Goal of the exercise - What lines in the records below mention "intersection"? List them all.

Collected data -
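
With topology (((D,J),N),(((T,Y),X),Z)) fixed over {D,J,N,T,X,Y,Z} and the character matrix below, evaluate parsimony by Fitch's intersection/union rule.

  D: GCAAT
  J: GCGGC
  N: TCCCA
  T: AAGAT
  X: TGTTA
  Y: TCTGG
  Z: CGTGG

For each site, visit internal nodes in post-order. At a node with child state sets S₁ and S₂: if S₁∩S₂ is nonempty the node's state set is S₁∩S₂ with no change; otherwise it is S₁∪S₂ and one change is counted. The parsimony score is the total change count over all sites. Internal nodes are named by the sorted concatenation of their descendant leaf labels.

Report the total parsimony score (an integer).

[col 0] DJ: children D:{G}, J:{G} ∩→ {G}; cost 0
[col 0] DJN: children DJ:{G}, N:{T} ∪→ {G,T}; cost 1
[col 0] TY: children T:{A}, Y:{T} ∪→ {A,T}; cost 1
[col 0] TXY: children TY:{A,T}, X:{T} ∩→ {T}; cost 0
[col 0] TXYZ: children TXY:{T}, Z:{C} ∪→ {C,T}; cost 1
[col 0] DJNTXYZ: children DJN:{G,T}, TXYZ:{C,T} ∩→ {T}; cost 0
[col 1] DJ: children D:{C}, J:{C} ∩→ {C}; cost 0
[col 1] DJN: children DJ:{C}, N:{C} ∩→ {C}; cost 0
[col 1] TY: children T:{A}, Y:{C} ∪→ {A,C}; cost 1
[col 1] TXY: children TY:{A,C}, X:{G} ∪→ {A,C,G}; cost 1
[col 1] TXYZ: children TXY:{A,C,G}, Z:{G} ∩→ {G}; cost 0
[col 1] DJNTXYZ: children DJN:{C}, TXYZ:{G} ∪→ {C,G}; cost 1
[col 2] DJ: children D:{A}, J:{G} ∪→ {A,G}; cost 1
[col 2] DJN: children DJ:{A,G}, N:{C} ∪→ {A,C,G}; cost 1
[col 2] TY: children T:{G}, Y:{T} ∪→ {G,T}; cost 1
[col 2] TXY: children TY:{G,T}, X:{T} ∩→ {T}; cost 0
[col 2] TXYZ: children TXY:{T}, Z:{T} ∩→ {T}; cost 0
[col 2] DJNTXYZ: children DJN:{A,C,G}, TXYZ:{T} ∪→ {A,C,G,T}; cost 1
[col 3] DJ: children D:{A}, J:{G} ∪→ {A,G}; cost 1
[col 3] DJN: children DJ:{A,G}, N:{C} ∪→ {A,C,G}; cost 1
[col 3] TY: children T:{A}, Y:{G} ∪→ {A,G}; cost 1
[col 3] TXY: children TY:{A,G}, X:{T} ∪→ {A,G,T}; cost 1
[col 3] TXYZ: children TXY:{A,G,T}, Z:{G} ∩→ {G}; cost 0
[col 3] DJNTXYZ: children DJN:{A,C,G}, TXYZ:{G} ∩→ {G}; cost 0
[col 4] DJ: children D:{T}, J:{C} ∪→ {C,T}; cost 1
[col 4] DJN: children DJ:{C,T}, N:{A} ∪→ {A,C,T}; cost 1
[col 4] TY: children T:{T}, Y:{G} ∪→ {G,T}; cost 1
[col 4] TXY: children TY:{G,T}, X:{A} ∪→ {A,G,T}; cost 1
[col 4] TXYZ: children TXY:{A,G,T}, Z:{G} ∩→ {G}; cost 0
[col 4] DJNTXYZ: children DJN:{A,C,T}, TXYZ:{G} ∪→ {A,C,G,T}; cost 1
per-site changes: [3, 3, 4, 4, 5]; total = 19

19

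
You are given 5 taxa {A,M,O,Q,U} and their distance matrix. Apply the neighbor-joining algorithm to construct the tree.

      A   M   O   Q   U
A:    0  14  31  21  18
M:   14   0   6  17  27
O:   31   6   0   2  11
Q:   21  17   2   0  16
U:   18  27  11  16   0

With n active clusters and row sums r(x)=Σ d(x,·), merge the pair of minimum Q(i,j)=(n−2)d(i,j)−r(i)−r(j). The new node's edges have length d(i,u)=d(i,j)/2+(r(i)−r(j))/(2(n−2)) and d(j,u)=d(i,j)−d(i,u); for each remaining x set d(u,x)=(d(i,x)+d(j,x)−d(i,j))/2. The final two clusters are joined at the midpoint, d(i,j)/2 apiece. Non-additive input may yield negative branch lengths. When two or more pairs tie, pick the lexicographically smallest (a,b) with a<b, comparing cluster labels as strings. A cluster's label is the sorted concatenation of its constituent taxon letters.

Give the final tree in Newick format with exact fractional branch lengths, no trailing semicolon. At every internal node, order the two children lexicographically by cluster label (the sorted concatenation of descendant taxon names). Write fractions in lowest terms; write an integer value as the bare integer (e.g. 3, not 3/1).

iteration 1: select A,M (d=14, Q=-106); attach at lengths (31/3, 11/3); label the merged cluster AM
  updated: d(AM,O)=23/2, d(AM,Q)=12, d(AM,U)=31/2
iteration 2: select AM,U (d=31/2, Q=-101/2); attach at lengths (55/8, 69/8); label the merged cluster AMU
  updated: d(AMU,O)=7/2, d(AMU,Q)=25/4
iteration 3: select AMU,O (d=7/2, Q=-47/4); attach at lengths (31/8, -3/8); label the merged cluster AMOU
  updated: d(AMOU,Q)=19/8
iteration 4: select AMOU,Q (d=19/8); attach at lengths (19/16, 19/16); label the merged cluster AMOQU
final tree: ((((A:31/3,M:11/3):55/8,U:69/8):31/8,O:-3/8):19/16,Q:19/16)
total length: 283/8

((((A:31/3,M:11/3):55/8,U:69/8):31/8,O:-3/8):19/16,Q:19/16)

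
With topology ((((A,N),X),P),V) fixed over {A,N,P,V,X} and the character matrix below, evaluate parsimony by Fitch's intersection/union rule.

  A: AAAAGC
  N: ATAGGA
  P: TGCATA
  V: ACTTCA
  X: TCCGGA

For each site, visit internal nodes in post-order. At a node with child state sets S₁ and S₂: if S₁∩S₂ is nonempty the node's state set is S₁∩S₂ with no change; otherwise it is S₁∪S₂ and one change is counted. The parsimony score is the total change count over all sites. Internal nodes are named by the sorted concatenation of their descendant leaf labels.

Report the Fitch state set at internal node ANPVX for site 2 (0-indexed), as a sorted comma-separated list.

C,T

[col 0] AN: children A:{A}, N:{A} ∩→ {A}; cost 0
[col 0] ANX: children AN:{A}, X:{T} ∪→ {A,T}; cost 1
[col 0] ANPX: children ANX:{A,T}, P:{T} ∩→ {T}; cost 0
[col 0] ANPVX: children ANPX:{T}, V:{A} ∪→ {A,T}; cost 1
[col 1] AN: children A:{A}, N:{T} ∪→ {A,T}; cost 1
[col 1] ANX: children AN:{A,T}, X:{C} ∪→ {A,C,T}; cost 1
[col 1] ANPX: children ANX:{A,C,T}, P:{G} ∪→ {A,C,G,T}; cost 1
[col 1] ANPVX: children ANPX:{A,C,G,T}, V:{C} ∩→ {C}; cost 0
[col 2] AN: children A:{A}, N:{A} ∩→ {A}; cost 0
[col 2] ANX: children AN:{A}, X:{C} ∪→ {A,C}; cost 1
[col 2] ANPX: children ANX:{A,C}, P:{C} ∩→ {C}; cost 0
[col 2] ANPVX: children ANPX:{C}, V:{T} ∪→ {C,T}; cost 1
[col 3] AN: children A:{A}, N:{G} ∪→ {A,G}; cost 1
[col 3] ANX: children AN:{A,G}, X:{G} ∩→ {G}; cost 0
[col 3] ANPX: children ANX:{G}, P:{A} ∪→ {A,G}; cost 1
[col 3] ANPVX: children ANPX:{A,G}, V:{T} ∪→ {A,G,T}; cost 1
[col 4] AN: children A:{G}, N:{G} ∩→ {G}; cost 0
[col 4] ANX: children AN:{G}, X:{G} ∩→ {G}; cost 0
[col 4] ANPX: children ANX:{G}, P:{T} ∪→ {G,T}; cost 1
[col 4] ANPVX: children ANPX:{G,T}, V:{C} ∪→ {C,G,T}; cost 1
[col 5] AN: children A:{C}, N:{A} ∪→ {A,C}; cost 1
[col 5] ANX: children AN:{A,C}, X:{A} ∩→ {A}; cost 0
[col 5] ANPX: children ANX:{A}, P:{A} ∩→ {A}; cost 0
[col 5] ANPVX: children ANPX:{A}, V:{A} ∩→ {A}; cost 0
per-site changes: [2, 3, 2, 3, 2, 1]; total = 13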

Your response -
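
With topology (((D,J),N),(((T,Y),X),Z)) fixed over {D,J,N,T,X,Y,Z} and the character matrix below, evaluate parsimony by Fitch's intersection/union rule.
With topology ((((A,N),X),P),V) fixed over {A,N,P,V,X} and the character matrix below, evaluate parsimony by Fitch's intersection/union rule.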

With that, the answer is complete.